# [REQUIRED WORK]
All the entries that follow must be written out again exactly.

# [GIVEN INFORMATION]
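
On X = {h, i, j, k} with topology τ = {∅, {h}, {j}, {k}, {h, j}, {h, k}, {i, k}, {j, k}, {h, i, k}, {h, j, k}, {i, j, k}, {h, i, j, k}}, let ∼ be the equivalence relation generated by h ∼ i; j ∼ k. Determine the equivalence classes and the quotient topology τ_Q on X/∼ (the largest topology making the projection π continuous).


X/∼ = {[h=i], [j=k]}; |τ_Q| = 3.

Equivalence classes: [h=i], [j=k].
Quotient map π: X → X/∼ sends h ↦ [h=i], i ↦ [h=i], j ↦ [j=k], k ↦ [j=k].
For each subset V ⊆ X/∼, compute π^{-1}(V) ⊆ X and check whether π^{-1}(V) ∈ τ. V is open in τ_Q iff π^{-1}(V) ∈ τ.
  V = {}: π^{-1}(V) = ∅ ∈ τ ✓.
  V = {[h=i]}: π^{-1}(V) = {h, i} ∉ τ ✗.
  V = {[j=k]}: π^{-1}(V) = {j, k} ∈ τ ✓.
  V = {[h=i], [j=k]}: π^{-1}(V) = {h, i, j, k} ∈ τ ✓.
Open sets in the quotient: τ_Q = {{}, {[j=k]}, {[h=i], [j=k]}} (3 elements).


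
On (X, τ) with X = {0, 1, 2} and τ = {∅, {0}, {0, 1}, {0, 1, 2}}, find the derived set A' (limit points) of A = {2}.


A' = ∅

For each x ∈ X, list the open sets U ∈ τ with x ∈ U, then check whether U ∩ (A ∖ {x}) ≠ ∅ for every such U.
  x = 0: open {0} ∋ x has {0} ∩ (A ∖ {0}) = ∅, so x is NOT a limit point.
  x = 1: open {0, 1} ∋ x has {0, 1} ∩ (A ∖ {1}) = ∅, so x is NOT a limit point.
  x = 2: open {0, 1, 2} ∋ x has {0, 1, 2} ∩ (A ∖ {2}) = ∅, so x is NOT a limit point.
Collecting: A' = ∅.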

# [ANSWER]
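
On X = {h, i, j, k} with topology τ = {∅, {h}, {j}, {k}, {h, j}, {h, k}, {i, k}, {j, k}, {h, i, k}, {h, j, k}, {i, j, k}, {h, i, j, k}}, let ∼ be the equivalence relation generated by h ∼ i; j ∼ k. Determine the equivalence classes and the quotient topology τ_Q on X/∼ (the largest topology making the projection π continuous).


X/∼ = {[h=i], [j=k]}; |τ_Q| = 3.

Equivalence classes: [h=i], [j=k].
Quotient map π: X → X/∼ sends h ↦ [h=i], i ↦ [h=i], j ↦ [j=k], k ↦ [j=k].
For each subset V ⊆ X/∼, compute π^{-1}(V) ⊆ X and check whether π^{-1}(V) ∈ τ. V is open in τ_Q iff π^{-1}(V) ∈ τ.
  V = {}: π^{-1}(V) = ∅ ∈ τ ✓.
  V = {[h=i]}: π^{-1}(V) = {h, i} ∉ τ ✗.
  V = {[j=k]}: π^{-1}(V) = {j, k} ∈ τ ✓.
  V = {[h=i], [j=k]}: π^{-1}(V) = {h, i, j, k} ∈ τ ✓.
Open sets in the quotient: τ_Q = {{}, {[j=k]}, {[h=i], [j=k]}} (3 elements).


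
On (X, τ) with X = {0, 1, 2} and τ = {∅, {0}, {0, 1}, {0, 1, 2}}, find the derived set A' (limit points) of A = {2}.


A' = ∅

For each x ∈ X, list the open sets U ∈ τ with x ∈ U, then check whether U ∩ (A ∖ {x}) ≠ ∅ for every such U.
  x = 0: open {0} ∋ x has {0} ∩ (A ∖ {0}) = ∅, so x is NOT a limit point.
  x = 1: open {0, 1} ∋ x has {0, 1} ∩ (A ∖ {1}) = ∅, so x is NOT a limit point.
  x = 2: open {0, 1, 2} ∋ x has {0, 1, 2} ∩ (A ∖ {2}) = ∅, so x is NOT a limit point.
Collecting: A' = ∅.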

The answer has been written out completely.